Where "flow" occurs in a line of the entries below, copy that line.

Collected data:
######
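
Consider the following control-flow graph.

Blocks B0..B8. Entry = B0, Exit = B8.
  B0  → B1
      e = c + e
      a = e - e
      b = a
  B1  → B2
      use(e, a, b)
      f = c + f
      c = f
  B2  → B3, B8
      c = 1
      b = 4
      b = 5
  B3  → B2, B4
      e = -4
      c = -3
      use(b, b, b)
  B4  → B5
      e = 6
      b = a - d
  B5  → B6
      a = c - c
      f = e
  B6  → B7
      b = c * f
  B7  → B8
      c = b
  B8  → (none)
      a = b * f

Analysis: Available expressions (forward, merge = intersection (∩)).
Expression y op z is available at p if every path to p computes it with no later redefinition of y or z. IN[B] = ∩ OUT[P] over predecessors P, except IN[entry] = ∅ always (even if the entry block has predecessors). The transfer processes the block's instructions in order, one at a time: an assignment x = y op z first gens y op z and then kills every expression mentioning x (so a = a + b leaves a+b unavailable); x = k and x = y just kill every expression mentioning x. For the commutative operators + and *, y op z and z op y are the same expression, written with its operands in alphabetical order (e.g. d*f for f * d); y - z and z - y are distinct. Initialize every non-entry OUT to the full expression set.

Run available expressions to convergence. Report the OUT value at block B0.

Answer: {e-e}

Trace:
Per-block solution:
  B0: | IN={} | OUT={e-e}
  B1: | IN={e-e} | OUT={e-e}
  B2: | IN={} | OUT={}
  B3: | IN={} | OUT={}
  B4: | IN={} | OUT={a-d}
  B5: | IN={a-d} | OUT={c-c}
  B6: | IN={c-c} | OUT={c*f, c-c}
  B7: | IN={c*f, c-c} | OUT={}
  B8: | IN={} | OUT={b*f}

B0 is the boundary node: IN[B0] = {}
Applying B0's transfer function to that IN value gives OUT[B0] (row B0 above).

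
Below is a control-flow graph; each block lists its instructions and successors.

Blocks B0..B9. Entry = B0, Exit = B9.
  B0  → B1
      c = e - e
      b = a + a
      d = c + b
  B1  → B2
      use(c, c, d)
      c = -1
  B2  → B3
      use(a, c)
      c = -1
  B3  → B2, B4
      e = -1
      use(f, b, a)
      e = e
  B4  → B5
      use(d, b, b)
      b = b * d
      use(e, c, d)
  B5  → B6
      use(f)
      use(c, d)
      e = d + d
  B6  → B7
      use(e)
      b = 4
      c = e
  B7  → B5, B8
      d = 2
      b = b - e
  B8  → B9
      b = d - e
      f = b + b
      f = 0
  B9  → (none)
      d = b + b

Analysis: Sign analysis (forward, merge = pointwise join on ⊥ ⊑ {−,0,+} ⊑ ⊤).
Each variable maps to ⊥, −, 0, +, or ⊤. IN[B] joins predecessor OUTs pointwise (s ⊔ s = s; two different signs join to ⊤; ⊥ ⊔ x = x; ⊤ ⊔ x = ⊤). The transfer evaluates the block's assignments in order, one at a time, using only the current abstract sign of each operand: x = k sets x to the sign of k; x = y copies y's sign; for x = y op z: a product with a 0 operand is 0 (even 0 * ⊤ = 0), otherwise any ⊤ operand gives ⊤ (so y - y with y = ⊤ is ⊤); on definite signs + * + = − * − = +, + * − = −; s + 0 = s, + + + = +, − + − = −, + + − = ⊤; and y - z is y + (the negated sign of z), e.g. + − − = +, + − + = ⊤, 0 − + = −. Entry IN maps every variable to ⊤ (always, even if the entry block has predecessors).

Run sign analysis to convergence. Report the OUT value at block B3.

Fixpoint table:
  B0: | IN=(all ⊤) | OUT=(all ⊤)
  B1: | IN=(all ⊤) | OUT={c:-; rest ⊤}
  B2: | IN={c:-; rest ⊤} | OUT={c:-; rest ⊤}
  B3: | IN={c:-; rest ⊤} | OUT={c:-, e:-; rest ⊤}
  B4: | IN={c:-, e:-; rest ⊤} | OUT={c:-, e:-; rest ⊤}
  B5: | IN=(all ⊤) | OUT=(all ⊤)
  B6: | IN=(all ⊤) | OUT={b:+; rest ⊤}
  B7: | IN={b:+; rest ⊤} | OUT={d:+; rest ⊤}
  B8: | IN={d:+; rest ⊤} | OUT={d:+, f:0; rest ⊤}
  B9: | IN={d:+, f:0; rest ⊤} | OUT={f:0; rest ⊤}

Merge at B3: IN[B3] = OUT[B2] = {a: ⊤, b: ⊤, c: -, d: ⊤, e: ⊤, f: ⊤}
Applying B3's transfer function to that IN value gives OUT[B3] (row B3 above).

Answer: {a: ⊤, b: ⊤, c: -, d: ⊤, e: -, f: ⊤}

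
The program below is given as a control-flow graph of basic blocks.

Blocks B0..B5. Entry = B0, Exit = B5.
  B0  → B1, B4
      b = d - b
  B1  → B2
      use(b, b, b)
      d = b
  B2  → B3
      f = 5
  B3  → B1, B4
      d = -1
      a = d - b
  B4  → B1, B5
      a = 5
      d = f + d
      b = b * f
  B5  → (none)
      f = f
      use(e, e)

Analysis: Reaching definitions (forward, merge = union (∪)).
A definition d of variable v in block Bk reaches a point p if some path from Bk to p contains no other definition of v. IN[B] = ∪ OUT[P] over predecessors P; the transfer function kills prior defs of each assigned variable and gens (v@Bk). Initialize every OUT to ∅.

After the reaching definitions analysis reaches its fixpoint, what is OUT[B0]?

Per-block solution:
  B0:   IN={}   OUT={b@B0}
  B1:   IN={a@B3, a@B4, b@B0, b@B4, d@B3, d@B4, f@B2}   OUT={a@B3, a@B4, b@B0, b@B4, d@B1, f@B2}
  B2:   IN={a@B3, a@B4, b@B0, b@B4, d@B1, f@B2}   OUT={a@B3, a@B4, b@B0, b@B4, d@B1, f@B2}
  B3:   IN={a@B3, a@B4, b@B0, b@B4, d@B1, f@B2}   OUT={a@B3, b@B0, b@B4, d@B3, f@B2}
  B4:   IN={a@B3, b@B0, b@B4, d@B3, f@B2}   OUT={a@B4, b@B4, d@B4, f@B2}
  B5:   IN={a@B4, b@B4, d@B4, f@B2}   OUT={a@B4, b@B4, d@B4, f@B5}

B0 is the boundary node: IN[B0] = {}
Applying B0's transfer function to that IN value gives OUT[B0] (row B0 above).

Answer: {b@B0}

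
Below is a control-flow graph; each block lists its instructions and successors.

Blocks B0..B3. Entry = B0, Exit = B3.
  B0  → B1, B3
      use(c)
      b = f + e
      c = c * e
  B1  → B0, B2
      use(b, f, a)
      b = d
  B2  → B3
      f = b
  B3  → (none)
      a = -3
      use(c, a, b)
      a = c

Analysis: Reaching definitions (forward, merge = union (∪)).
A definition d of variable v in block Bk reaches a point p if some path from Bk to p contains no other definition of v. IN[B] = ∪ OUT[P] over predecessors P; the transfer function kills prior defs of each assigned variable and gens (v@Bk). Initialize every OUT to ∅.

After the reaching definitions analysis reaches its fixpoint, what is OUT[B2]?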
######
Task answer –
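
Consider the following control-flow graph.
Below is a control-flow graph; each block lists its instructions and successors.
The program below is given as a control-flow graph of basic blocks.
Below is a control-flow graph; each block lists its instructions and successors.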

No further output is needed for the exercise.